### Extracted material
((
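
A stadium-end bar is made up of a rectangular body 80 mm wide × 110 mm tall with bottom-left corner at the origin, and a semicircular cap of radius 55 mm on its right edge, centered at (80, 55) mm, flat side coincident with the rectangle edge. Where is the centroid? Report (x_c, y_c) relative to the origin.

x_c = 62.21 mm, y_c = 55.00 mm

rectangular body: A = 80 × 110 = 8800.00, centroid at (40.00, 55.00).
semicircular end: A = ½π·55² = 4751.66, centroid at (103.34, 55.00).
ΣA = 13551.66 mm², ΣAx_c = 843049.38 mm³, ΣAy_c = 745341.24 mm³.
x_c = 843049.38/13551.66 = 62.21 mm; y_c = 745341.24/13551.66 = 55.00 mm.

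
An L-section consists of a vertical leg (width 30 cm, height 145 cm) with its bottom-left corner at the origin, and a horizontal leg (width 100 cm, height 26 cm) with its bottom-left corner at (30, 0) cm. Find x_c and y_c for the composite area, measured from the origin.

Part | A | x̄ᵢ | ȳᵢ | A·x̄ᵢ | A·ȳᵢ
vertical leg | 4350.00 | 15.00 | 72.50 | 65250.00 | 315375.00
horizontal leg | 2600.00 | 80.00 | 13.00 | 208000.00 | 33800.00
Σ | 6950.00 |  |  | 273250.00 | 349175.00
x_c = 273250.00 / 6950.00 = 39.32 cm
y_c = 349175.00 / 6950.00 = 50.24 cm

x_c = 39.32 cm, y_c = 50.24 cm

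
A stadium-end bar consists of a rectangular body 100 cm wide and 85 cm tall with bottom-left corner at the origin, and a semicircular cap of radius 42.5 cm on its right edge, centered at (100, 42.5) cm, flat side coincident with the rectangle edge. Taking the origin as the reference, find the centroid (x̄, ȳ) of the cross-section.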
))
((
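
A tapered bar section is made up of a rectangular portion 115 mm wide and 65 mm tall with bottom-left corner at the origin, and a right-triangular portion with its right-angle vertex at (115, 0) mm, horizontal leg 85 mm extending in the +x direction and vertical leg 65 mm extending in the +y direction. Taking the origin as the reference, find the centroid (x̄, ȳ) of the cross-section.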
))
((
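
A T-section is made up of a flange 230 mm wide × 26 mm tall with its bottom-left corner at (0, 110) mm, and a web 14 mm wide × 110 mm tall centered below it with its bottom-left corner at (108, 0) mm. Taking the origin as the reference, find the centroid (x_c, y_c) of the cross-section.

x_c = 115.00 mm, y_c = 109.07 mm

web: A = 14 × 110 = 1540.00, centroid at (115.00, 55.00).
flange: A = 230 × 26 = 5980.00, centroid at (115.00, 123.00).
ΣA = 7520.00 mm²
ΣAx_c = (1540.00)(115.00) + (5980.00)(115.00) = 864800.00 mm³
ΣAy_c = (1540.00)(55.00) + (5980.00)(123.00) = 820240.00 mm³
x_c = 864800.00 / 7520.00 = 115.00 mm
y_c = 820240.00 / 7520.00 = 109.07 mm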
))
Output only an exact transcription of the lines above from the one with "A stadium-end bar is" up to and including the one with "A stadium-end bar consists".

### Written answer
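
A stadium-end bar is made up of a rectangular body 80 mm wide × 110 mm tall with bottom-left corner at the origin, and a semicircular cap of radius 55 mm on its right edge, centered at (80, 55) mm, flat side coincident with the rectangle edge. Where is the centroid? Report (x_c, y_c) relative to the origin.

x_c = 62.21 mm, y_c = 55.00 mm

rectangular body: A = 80 × 110 = 8800.00, centroid at (40.00, 55.00).
semicircular end: A = ½π·55² = 4751.66, centroid at (103.34, 55.00).
ΣA = 13551.66 mm², ΣAx_c = 843049.38 mm³, ΣAy_c = 745341.24 mm³.
x_c = 843049.38/13551.66 = 62.21 mm; y_c = 745341.24/13551.66 = 55.00 mm.

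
An L-section consists of a vertical leg (width 30 cm, height 145 cm) with its bottom-left corner at the origin, and a horizontal leg (width 100 cm, height 26 cm) with its bottom-left corner at (30, 0) cm. Find x_c and y_c for the composite area, measured from the origin.

Part | A | x̄ᵢ | ȳᵢ | A·x̄ᵢ | A·ȳᵢ
vertical leg | 4350.00 | 15.00 | 72.50 | 65250.00 | 315375.00
horizontal leg | 2600.00 | 80.00 | 13.00 | 208000.00 | 33800.00
Σ | 6950.00 |  |  | 273250.00 | 349175.00
x_c = 273250.00 / 6950.00 = 39.32 cm
y_c = 349175.00 / 6950.00 = 50.24 cm

x_c = 39.32 cm, y_c = 50.24 cm

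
A stadium-end bar consists of a rectangular body 100 cm wide and 85 cm tall with bottom-left corner at the origin, and a semicircular cap of radius 42.5 cm on its right edge, centered at (100, 42.5) cm, flat side coincident with the rectangle edge. Taking the origin as the reference, find the centroid (x̄, ȳ) of the cross-section.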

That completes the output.